YOUR INSTRUCTIONS:
Find the line with "Evaluate (1/(2pi i))" in the data below, then restate it and all remaining lines exactly, adding nothing.

DATASET ENTRIES: Begin

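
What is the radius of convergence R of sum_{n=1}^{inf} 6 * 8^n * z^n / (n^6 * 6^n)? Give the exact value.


Step 1: General term a_n = 6 * 8^n / (n^6 * 6^n)
Step 2: By the root test, |a_n|^(1/n) = 6^(1/n) * 8 / (n^(6/n) * 6) -> 8/6 as n -> infinity (since 6^(1/n) -> 1 and n^(6/n) -> 1)
Step 3: R = 1/lim|a_n|^(1/n) = 6/8 = 3/4

3/4


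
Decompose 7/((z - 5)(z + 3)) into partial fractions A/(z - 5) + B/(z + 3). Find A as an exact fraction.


Step 1: Multiply both sides by (z - 5) and set z = 5
Step 2: A = 7 / (5 + 3)
Step 3: A = 7 / 8
Step 4: A = 7/8

7/8


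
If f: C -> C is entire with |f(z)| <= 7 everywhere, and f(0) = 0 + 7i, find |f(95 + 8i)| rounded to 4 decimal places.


Step 1: By Liouville's theorem, a bounded entire function is constant.
Step 2: f(z) = f(0) = 0 + 7i for all z.
Step 3: |f(w)| = |0 + 7i| = sqrt(0 + 49)
Step 4: = 7.0

7.0


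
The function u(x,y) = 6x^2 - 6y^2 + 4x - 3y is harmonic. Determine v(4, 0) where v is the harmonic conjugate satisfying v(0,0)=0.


Step 1: v_x = -u_y = 12y + 3
Step 2: v_y = u_x = 12x + 4
Step 3: v = 12xy + 3x + 4y + C
Step 4: v(0,0) = 0 => C = 0
Step 5: v(4, 0) = 12

12


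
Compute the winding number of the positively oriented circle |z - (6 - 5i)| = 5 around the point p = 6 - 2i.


Step 1: Center c = (6, -5), radius = 5
Step 2: |p - c|^2 = 0^2 + 3^2 = 9
Step 3: r^2 = 25
Step 4: |p-c| < r so winding number = 1

1


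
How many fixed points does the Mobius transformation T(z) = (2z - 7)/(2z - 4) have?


Step 1: Fixed points satisfy T(z) = z
Step 2: 2z^2 - 6z + 7 = 0
Step 3: Discriminant = (-6)^2 - 4*2*7 = -20
Step 4: Number of fixed points = 2

2


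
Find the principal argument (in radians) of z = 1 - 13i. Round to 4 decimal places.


Step 1: z = 1 - 13i
Step 2: arg(z) = atan2(-13, 1)
Step 3: arg(z) = -1.494

-1.494


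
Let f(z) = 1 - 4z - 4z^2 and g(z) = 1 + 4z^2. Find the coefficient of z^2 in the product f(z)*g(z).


Step 1: z^2 term in f*g comes from: (1)*(4z^2) + (-4z)*(0) + (-4z^2)*(1)
Step 2: = 4 + 0 - 4
Step 3: = 0

0


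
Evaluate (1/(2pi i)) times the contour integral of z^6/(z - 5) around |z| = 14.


Step 1: f(z) = z^6, a = 5 is inside |z| = 14
Step 2: By Cauchy integral formula: (1/(2pi*i)) * integral = f(a)
Step 3: f(5) = 5^6 = 15625

15625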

DATASET ENTRIES: End

RESPONSE AREA:
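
Evaluate (1/(2pi i)) times the contour integral of z^6/(z - 5) around |z| = 14.


Step 1: f(z) = z^6, a = 5 is inside |z| = 14
Step 2: By Cauchy integral formula: (1/(2pi*i)) * integral = f(a)
Step 3: f(5) = 5^6 = 15625

15625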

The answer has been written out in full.